Exercise instructions:
Show only those lines of the entries where the string "Consider" is found.

Collected data entries:
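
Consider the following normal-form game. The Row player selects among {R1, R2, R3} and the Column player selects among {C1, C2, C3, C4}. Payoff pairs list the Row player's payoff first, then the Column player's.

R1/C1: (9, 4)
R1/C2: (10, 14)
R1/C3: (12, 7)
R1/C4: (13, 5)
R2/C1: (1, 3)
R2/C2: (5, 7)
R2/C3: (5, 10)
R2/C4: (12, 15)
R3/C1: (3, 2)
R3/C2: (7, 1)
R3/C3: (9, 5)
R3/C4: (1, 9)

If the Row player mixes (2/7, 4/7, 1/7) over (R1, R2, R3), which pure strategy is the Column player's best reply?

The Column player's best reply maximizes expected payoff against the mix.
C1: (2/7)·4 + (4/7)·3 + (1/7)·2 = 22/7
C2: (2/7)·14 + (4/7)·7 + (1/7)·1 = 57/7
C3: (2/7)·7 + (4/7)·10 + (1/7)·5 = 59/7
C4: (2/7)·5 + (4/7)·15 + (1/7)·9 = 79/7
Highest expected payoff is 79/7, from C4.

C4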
...
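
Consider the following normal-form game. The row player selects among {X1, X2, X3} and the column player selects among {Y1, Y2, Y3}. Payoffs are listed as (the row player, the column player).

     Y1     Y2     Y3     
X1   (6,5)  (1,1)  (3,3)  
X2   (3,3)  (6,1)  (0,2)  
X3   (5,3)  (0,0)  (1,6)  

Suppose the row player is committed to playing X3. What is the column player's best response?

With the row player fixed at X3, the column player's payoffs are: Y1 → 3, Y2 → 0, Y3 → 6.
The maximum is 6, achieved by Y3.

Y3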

Task result:
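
Consider the following normal-form game. The Row player selects among {R1, R2, R3} and the Column player selects among {C1, C2, C3, C4}. Payoff pairs list the Row player's payoff first, then the Column player's.
Consider the following normal-form game. The row player selects among {X1, X2, X3} and the column player selects among {Y1, Y2, Y3}. Payoffs are listed as (the row player, the column player).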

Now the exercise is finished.